## WORK TO COMPLETE
Lines to return, exactly: from the line with "Answer: -1620" to the line with "Answer: 851/2 ≈ 425.50" in the entries below, both included.

## INFORMATION GIVEN

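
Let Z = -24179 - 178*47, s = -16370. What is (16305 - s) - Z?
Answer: 65220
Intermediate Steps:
Z = -32545 (Z = -24179 - 1*8366 = -24179 - 8366 = -32545)
(16305 - s) - Z = (16305 - 1*(-16370)) - 1*(-32545) = (16305 + 16370) + 32545 = 32675 + 32545 = 65220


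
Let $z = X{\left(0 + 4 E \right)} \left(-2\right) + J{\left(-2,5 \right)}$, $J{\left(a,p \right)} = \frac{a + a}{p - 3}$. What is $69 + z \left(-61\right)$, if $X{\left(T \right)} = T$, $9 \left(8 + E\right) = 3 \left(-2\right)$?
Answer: $- \frac{12115}{3} \approx -4038.3$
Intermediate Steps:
$J{\left(a,p \right)} = \frac{2 a}{-3 + p}$
$E = - \frac{26}{3}$ ($E = -8 + \frac{3 \left(-2\right)}{9} = -8 + \frac{1}{9} \left(-6\right) = -8 - \frac{2}{3} = - \frac{26}{3} \approx -8.6667$)
$z = \frac{202}{3}$ ($z = \left(0 + 4 \left(- \frac{26}{3}\right)\right) \left(-2\right) + 2 \left(-2\right) \frac{1}{-3 + 5} = \left(0 - \frac{104}{3}\right) \left(-2\right) + 2 \left(-2\right) \frac{1}{2} = \left(- \frac{104}{3}\right) \left(-2\right) + 2 \left(-2\right) \frac{1}{2} = \frac{208}{3} - 2 = \frac{202}{3} \approx 67.333$)
$69 + z \left(-61\right) = 69 + \frac{202}{3} \left(-61\right) = 69 - \frac{12322}{3} = - \frac{12115}{3}$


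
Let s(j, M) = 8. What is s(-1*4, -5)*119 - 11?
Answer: 941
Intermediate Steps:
s(-1*4, -5)*119 - 11 = 8*119 - 11 = 952 - 11 = 941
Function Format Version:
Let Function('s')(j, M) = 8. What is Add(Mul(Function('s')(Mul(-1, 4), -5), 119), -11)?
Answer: 941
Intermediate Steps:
Add(Mul(Function('s')(Mul(-1, 4), -5), 119), -11) = Add(Mul(8, 119), -11) = Add(952, -11) = 941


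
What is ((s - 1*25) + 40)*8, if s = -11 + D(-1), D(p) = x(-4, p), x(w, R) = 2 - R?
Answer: 56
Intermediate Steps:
D(p) = 2 - p
s = -8 (s = -11 + (2 - 1*(-1)) = -11 + (2 + 1) = -11 + 3 = -8)
((s - 1*25) + 40)*8 = ((-8 - 1*25) + 40)*8 = ((-8 - 25) + 40)*8 = (-33 + 40)*8 = 7*8 = 56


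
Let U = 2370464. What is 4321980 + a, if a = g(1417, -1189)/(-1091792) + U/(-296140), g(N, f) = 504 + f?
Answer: 26872964890210131/6217755440 ≈ 4.3220e+6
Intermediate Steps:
a = -49766361069/6217755440 (a = (504 - 1189)/(-1091792) + 2370464/(-296140) = -685*(-1/1091792) + 2370464*(-1/296140) = 685/1091792 - 592616/74035 = -49766361069/6217755440 ≈ -8.0039)
4321980 + a = 4321980 - 49766361069/6217755440 = 26872964890210131/6217755440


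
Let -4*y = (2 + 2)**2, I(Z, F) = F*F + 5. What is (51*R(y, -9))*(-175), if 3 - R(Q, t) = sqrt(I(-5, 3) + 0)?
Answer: -26775 + 8925*sqrt(14) ≈ 6619.3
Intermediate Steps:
I(Z, F) = 5 + F**2 (I(Z, F) = F**2 + 5 = 5 + F**2)
y = -4 (y = -(2 + 2)**2/4 = -1/4*4**2 = -1/4*16 = -4)
R(Q, t) = 3 - sqrt(14) (R(Q, t) = 3 - sqrt((5 + 3**2) + 0) = 3 - sqrt((5 + 9) + 0) = 3 - sqrt(14 + 0) = 3 - sqrt(14))
(51*R(y, -9))*(-175) = (51*(3 - sqrt(14)))*(-175) = (153 - 51*sqrt(14))*(-175) = -26775 + 8925*sqrt(14)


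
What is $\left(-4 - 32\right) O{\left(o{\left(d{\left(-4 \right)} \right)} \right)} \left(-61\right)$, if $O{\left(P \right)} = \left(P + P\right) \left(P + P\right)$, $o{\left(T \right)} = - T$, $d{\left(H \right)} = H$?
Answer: $140544$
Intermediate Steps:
$O{\left(P \right)} = 4 P^{2}$ ($O{\left(P \right)} = 2 P 2 P = 4 P^{2}$)
$\left(-4 - 32\right) O{\left(o{\left(d{\left(-4 \right)} \right)} \right)} \left(-61\right) = \left(-4 - 32\right) 4 \left(\left(-1\right) \left(-4\right)\right)^{2} \left(-61\right) = - 36 \cdot 4 \cdot 4^{2} \left(-61\right) = - 36 \cdot 4 \cdot 16 \left(-61\right) = \left(-36\right) 64 \left(-61\right) = \left(-2304\right) \left(-61\right) = 140544$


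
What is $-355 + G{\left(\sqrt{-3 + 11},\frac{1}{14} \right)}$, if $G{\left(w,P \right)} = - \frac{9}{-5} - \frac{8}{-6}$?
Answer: $- \frac{5278}{15} \approx -351.87$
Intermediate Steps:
$G{\left(w,P \right)} = \frac{47}{15}$ ($G{\left(w,P \right)} = \left(-9\right) \left(- \frac{1}{5}\right) - - \frac{4}{3} = \frac{9}{5} + \frac{4}{3} = \frac{47}{15}$)
$-355 + G{\left(\sqrt{-3 + 11},\frac{1}{14} \right)} = -355 + \frac{47}{15} = - \frac{5278}{15}$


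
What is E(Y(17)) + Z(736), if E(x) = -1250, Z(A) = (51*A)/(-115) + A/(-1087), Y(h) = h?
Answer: -8571414/5435 ≈ -1577.1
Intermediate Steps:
Z(A) = -55552*A/125005 (Z(A) = (51*A)*(-1/115) + A*(-1/1087) = -51*A/115 - A/1087 = -55552*A/125005)
E(Y(17)) + Z(736) = -1250 - 55552/125005*736 = -1250 - 1777664/5435 = -8571414/5435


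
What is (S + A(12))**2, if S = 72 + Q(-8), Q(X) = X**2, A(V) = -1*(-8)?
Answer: 20736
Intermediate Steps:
A(V) = 8
S = 136 (S = 72 + (-8)**2 = 72 + 64 = 136)
(S + A(12))**2 = (136 + 8)**2 = 144**2 = 20736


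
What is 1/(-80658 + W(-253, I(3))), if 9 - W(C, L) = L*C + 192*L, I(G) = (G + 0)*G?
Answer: -1/80100 ≈ -1.2484e-5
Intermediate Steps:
I(G) = G² (I(G) = G*G = G²)
W(C, L) = 9 - 192*L - C*L (W(C, L) = 9 - (L*C + 192*L) = 9 - (C*L + 192*L) = 9 - (192*L + C*L) = 9 + (-192*L - C*L) = 9 - 192*L - C*L)
1/(-80658 + W(-253, I(3))) = 1/(-80658 + (9 - 192*3² - 1*(-253)*3²)) = 1/(-80658 + (9 - 192*9 - 1*(-253)*9)) = 1/(-80658 + (9 - 1728 + 2277)) = 1/(-80658 + 558) = 1/(-80100) = -1/80100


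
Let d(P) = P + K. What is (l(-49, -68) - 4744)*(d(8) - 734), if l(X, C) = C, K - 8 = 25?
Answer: 3334716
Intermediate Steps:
K = 33 (K = 8 + 25 = 33)
d(P) = 33 + P (d(P) = P + 33 = 33 + P)
(l(-49, -68) - 4744)*(d(8) - 734) = (-68 - 4744)*((33 + 8) - 734) = -4812*(41 - 734) = -4812*(-693) = 3334716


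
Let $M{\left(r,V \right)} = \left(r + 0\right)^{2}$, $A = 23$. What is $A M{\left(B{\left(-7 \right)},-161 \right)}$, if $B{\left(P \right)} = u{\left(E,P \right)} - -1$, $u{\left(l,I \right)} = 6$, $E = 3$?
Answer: $1127$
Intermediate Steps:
$B{\left(P \right)} = 7$ ($B{\left(P \right)} = 6 - -1 = 6 + 1 = 7$)
$M{\left(r,V \right)} = r^{2}$
$A M{\left(B{\left(-7 \right)},-161 \right)} = 23 \cdot 7^{2} = 23 \cdot 49 = 1127$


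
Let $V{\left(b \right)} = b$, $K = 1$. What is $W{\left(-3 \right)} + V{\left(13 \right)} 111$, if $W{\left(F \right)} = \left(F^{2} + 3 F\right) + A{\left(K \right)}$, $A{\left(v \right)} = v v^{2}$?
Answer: $1444$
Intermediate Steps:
$A{\left(v \right)} = v^{3}$
$W{\left(F \right)} = 1 + F^{2} + 3 F$ ($W{\left(F \right)} = \left(F^{2} + 3 F\right) + 1^{3} = \left(F^{2} + 3 F\right) + 1 = 1 + F^{2} + 3 F$)
$W{\left(-3 \right)} + V{\left(13 \right)} 111 = \left(1 + \left(-3\right)^{2} + 3 \left(-3\right)\right) + 13 \cdot 111 = \left(1 + 9 - 9\right) + 1443 = 1 + 1443 = 1444$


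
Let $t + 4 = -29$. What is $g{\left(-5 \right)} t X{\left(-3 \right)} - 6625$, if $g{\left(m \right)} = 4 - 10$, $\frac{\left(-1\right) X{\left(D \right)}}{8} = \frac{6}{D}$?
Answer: $-3457$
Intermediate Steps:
$X{\left(D \right)} = - \frac{48}{D}$ ($X{\left(D \right)} = - 8 \frac{6}{D} = - \frac{48}{D}$)
$g{\left(m \right)} = -6$ ($g{\left(m \right)} = 4 - 10 = -6$)
$t = -33$ ($t = -4 - 29 = -33$)
$g{\left(-5 \right)} t X{\left(-3 \right)} - 6625 = \left(-6\right) \left(-33\right) \left(- \frac{48}{-3}\right) - 6625 = 198 \left(\left(-48\right) \left(- \frac{1}{3}\right)\right) - 6625 = 198 \cdot 16 - 6625 = 3168 - 6625 = -3457$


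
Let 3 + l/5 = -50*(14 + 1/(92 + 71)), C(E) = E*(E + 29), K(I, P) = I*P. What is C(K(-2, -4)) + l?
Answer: -524947/163 ≈ -3220.5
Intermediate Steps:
C(E) = E*(29 + E)
l = -573195/163 (l = -15 + 5*(-50*(14 + 1/(92 + 71))) = -15 + 5*(-50*(14 + 1/163)) = -15 + 5*(-50*2283/163) = -15 + 5*(-114150/163) = -15 - 570750/163 = -573195/163 ≈ -3516.5)
C(K(-2, -4)) + l = (-2*(-4))*(29 - 2*(-4)) - 573195/163 = 8*(29 + 8) - 573195/163 = 8*37 - 573195/163 = 296 - 573195/163 = -524947/163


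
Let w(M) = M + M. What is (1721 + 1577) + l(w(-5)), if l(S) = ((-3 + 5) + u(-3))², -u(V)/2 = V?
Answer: 3362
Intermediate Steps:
u(V) = -2*V
w(M) = 2*M
l(S) = 64 (l(S) = ((-3 + 5) - 2*(-3))² = (2 + 6)² = 8² = 64)
(1721 + 1577) + l(w(-5)) = (1721 + 1577) + 64 = 3298 + 64 = 3362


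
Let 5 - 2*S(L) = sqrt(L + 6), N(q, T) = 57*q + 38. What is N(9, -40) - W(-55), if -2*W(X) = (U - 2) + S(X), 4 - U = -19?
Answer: 2251/4 - 7*I/4 ≈ 562.75 - 1.75*I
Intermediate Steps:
U = 23 (U = 4 - 1*(-19) = 4 + 19 = 23)
N(q, T) = 38 + 57*q
S(L) = 5/2 - sqrt(6 + L)/2 (S(L) = 5/2 - sqrt(L + 6)/2 = 5/2 - sqrt(6 + L)/2)
W(X) = -47/4 + sqrt(6 + X)/4 (W(X) = -((23 - 2) + (5/2 - sqrt(6 + X)/2))/2 = -(21 + (5/2 - sqrt(6 + X)/2))/2 = -(47/2 - sqrt(6 + X)/2)/2 = -47/4 + sqrt(6 + X)/4)
N(9, -40) - W(-55) = (38 + 57*9) - (-47/4 + sqrt(6 - 55)/4) = (38 + 513) - (-47/4 + sqrt(-49)/4) = 551 - (-47/4 + (7*I)/4) = 551 - (-47/4 + 7*I/4) = 551 + (47/4 - 7*I/4) = 2251/4 - 7*I/4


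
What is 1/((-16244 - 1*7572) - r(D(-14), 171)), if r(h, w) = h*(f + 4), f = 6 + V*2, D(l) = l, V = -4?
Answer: -1/23788 ≈ -4.2038e-5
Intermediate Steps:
f = -2 (f = 6 - 4*2 = 6 - 8 = -2)
r(h, w) = 2*h (r(h, w) = h*(-2 + 4) = h*2 = 2*h)
1/((-16244 - 1*7572) - r(D(-14), 171)) = 1/((-16244 - 1*7572) - 2*(-14)) = 1/((-16244 - 7572) - 1*(-28)) = 1/(-23816 + 28) = 1/(-23788) = -1/23788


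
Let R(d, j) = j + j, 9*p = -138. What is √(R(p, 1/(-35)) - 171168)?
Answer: I*√209680870/35 ≈ 413.72*I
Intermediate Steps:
p = -46/3 (p = (⅑)*(-138) = -46/3 ≈ -15.333)
R(d, j) = 2*j
√(R(p, 1/(-35)) - 171168) = √(2/(-35) - 171168) = √(2*(-1/35) - 171168) = √(-2/35 - 171168) = √(-5990882/35) = I*√209680870/35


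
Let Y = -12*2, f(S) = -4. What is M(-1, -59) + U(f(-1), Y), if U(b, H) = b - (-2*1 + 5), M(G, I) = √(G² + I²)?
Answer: -7 + √3482 ≈ 52.008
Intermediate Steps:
Y = -24
U(b, H) = -3 + b (U(b, H) = b - (-2 + 5) = b - 1*3 = b - 3 = -3 + b)
M(-1, -59) + U(f(-1), Y) = √((-1)² + (-59)²) + (-3 - 4) = √(1 + 3481) - 7 = √3482 - 7 = -7 + √3482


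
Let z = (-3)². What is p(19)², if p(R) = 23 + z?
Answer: 1024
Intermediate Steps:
z = 9
p(R) = 32 (p(R) = 23 + 9 = 32)
p(19)² = 32² = 1024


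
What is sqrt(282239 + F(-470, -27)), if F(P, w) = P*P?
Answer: sqrt(503139) ≈ 709.32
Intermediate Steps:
F(P, w) = P**2
sqrt(282239 + F(-470, -27)) = sqrt(282239 + (-470)**2) = sqrt(282239 + 220900) = sqrt(503139)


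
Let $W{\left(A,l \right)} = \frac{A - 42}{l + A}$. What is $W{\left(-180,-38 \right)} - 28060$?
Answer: $- \frac{3058429}{109} \approx -28059.0$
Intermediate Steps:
$W{\left(A,l \right)} = \frac{-42 + A}{A + l}$ ($W{\left(A,l \right)} = \frac{A - 42}{A + l} = \frac{-42 + A}{A + l}$)
$W{\left(-180,-38 \right)} - 28060 = \frac{-42 - 180}{-180 - 38} - 28060 = \frac{1}{-218} \left(-222\right) - 28060 = \left(- \frac{1}{218}\right) \left(-222\right) - 28060 = \frac{111}{109} - 28060 = - \frac{3058429}{109}$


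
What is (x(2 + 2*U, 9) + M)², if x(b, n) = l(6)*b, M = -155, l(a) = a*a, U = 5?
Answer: 76729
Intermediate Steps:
l(a) = a²
x(b, n) = 36*b (x(b, n) = 6²*b = 36*b)
(x(2 + 2*U, 9) + M)² = (36*(2 + 2*5) - 155)² = (36*(2 + 10) - 155)² = (36*12 - 155)² = (432 - 155)² = 277² = 76729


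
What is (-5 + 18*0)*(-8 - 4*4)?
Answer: 120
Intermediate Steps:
(-5 + 18*0)*(-8 - 4*4) = (-5 + 0)*(-8 - 16) = -5*(-24) = 120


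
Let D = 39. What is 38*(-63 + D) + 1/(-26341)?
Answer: -24022993/26341 ≈ -912.00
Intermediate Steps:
38*(-63 + D) + 1/(-26341) = 38*(-63 + 39) + 1/(-26341) = 38*(-24) - 1/26341 = -912 - 1/26341 = -24022993/26341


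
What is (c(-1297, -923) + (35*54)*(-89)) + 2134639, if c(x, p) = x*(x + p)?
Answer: 4845769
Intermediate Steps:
c(x, p) = x*(p + x)
(c(-1297, -923) + (35*54)*(-89)) + 2134639 = (-1297*(-923 - 1297) + (35*54)*(-89)) + 2134639 = (-1297*(-2220) + 1890*(-89)) + 2134639 = (2879340 - 168210) + 2134639 = 2711130 + 2134639 = 4845769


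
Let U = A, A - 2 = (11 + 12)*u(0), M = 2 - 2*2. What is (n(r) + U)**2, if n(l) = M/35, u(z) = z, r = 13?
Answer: 4624/1225 ≈ 3.7747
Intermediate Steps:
M = -2 (M = 2 - 4 = -2)
n(l) = -2/35
A = 2 (A = 2 + (11 + 12)*0 = 2 + 23*0 = 2 + 0 = 2)
U = 2
(n(r) + U)**2 = (-2/35 + 2)**2 = (68/35)**2 = 4624/1225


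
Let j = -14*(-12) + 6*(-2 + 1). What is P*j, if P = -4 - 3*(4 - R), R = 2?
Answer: -1620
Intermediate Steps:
P = -10 (P = -4 - 3*(4 - 1*2) = -4 - 3*(4 - 2) = -4 - 3*2 = -4 - 6 = -10)
j = 162 (j = 168 + 6*(-1) = 168 - 6 = 162)
P*j = -10*162 = -1620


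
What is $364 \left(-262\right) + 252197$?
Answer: $156829$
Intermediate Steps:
$364 \left(-262\right) + 252197 = -95368 + 252197 = 156829$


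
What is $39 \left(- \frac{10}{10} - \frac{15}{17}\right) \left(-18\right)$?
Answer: $\frac{22464}{17} \approx 1321.4$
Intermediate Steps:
$39 \left(- \frac{10}{10} - \frac{15}{17}\right) \left(-18\right) = 39 \left(\left(-10\right) \frac{1}{10} - \frac{15}{17}\right) \left(-18\right) = 39 \left(-1 - \frac{15}{17}\right) \left(-18\right) = 39 \left(- \frac{32}{17}\right) \left(-18\right) = \left(- \frac{1248}{17}\right) \left(-18\right) = \frac{22464}{17}$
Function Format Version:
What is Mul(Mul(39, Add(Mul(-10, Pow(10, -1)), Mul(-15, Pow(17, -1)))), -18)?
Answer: Rational(22464, 17) ≈ 1321.4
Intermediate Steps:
Mul(Mul(39, Add(Mul(-10, Pow(10, -1)), Mul(-15, Pow(17, -1)))), -18) = Mul(Mul(39, Add(Mul(-10, Rational(1, 10)), Mul(-15, Rational(1, 17)))), -18) = Mul(Mul(39, Add(-1, Rational(-15, 17))), -18) = Mul(Mul(39, Rational(-32, 17)), -18) = Mul(Rational(-1248, 17), -18) = Rational(22464, 17)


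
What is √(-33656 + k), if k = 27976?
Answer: 4*I*√355 ≈ 75.366*I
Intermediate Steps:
√(-33656 + k) = √(-33656 + 27976) = √(-5680) = 4*I*√355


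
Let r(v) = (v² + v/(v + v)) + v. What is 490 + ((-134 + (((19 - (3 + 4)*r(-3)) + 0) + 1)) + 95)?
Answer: 851/2 ≈ 425.50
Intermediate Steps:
r(v) = ½ + v + v² (r(v) = (v² + v/((2*v))) + v = (v² + (1/(2*v))*v) + v = (v² + ½) + v = (½ + v²) + v = ½ + v + v²)
490 + ((-134 + (((19 - (3 + 4)*r(-3)) + 0) + 1)) + 95) = 490 + ((-134 + (((19 - (3 + 4)*(½ - 3 + (-3)²)) + 0) + 1)) + 95) = 490 + ((-134 + (((19 - 7*(½ - 3 + 9)) + 0) + 1)) + 95) = 490 + ((-134 + (((19 - 7*13/2) + 0) + 1)) + 95) = 490 + ((-134 + (((19 - 1*91/2) + 0) + 1)) + 95) = 490 + ((-134 + (((19 - 91/2) + 0) + 1)) + 95) = 490 + ((-134 + ((-53/2 + 0) + 1)) + 95) = 490 + ((-134 + (-53/2 + 1)) + 95) = 490 + ((-134 - 51/2) + 95) = 490 + (-319/2 + 95) = 490 - 129/2 = 851/2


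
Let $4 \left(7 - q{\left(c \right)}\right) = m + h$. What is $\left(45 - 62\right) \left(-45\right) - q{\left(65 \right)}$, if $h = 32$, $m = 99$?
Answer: $\frac{3163}{4} \approx 790.75$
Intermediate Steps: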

## OUTPUT
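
Answer: -1620
Intermediate Steps:
P = -10 (P = -4 - 3*(4 - 1*2) = -4 - 3*(4 - 2) = -4 - 3*2 = -4 - 6 = -10)
j = 162 (j = 168 + 6*(-1) = 168 - 6 = 162)
P*j = -10*162 = -1620


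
What is $364 \left(-262\right) + 252197$?
Answer: $156829$
Intermediate Steps:
$364 \left(-262\right) + 252197 = -95368 + 252197 = 156829$


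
What is $39 \left(- \frac{10}{10} - \frac{15}{17}\right) \left(-18\right)$?
Answer: $\frac{22464}{17} \approx 1321.4$
Intermediate Steps:
$39 \left(- \frac{10}{10} - \frac{15}{17}\right) \left(-18\right) = 39 \left(\left(-10\right) \frac{1}{10} - \frac{15}{17}\right) \left(-18\right) = 39 \left(-1 - \frac{15}{17}\right) \left(-18\right) = 39 \left(- \frac{32}{17}\right) \left(-18\right) = \left(- \frac{1248}{17}\right) \left(-18\right) = \frac{22464}{17}$
Function Format Version:
What is Mul(Mul(39, Add(Mul(-10, Pow(10, -1)), Mul(-15, Pow(17, -1)))), -18)?
Answer: Rational(22464, 17) ≈ 1321.4
Intermediate Steps:
Mul(Mul(39, Add(Mul(-10, Pow(10, -1)), Mul(-15, Pow(17, -1)))), -18) = Mul(Mul(39, Add(Mul(-10, Rational(1, 10)), Mul(-15, Rational(1, 17)))), -18) = Mul(Mul(39, Add(-1, Rational(-15, 17))), -18) = Mul(Mul(39, Rational(-32, 17)), -18) = Mul(Rational(-1248, 17), -18) = Rational(22464, 17)


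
What is √(-33656 + k), if k = 27976?
Answer: 4*I*√355 ≈ 75.366*I
Intermediate Steps:
√(-33656 + k) = √(-33656 + 27976) = √(-5680) = 4*I*√355


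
Let r(v) = (v² + v/(v + v)) + v. What is 490 + ((-134 + (((19 - (3 + 4)*r(-3)) + 0) + 1)) + 95)?
Answer: 851/2 ≈ 425.50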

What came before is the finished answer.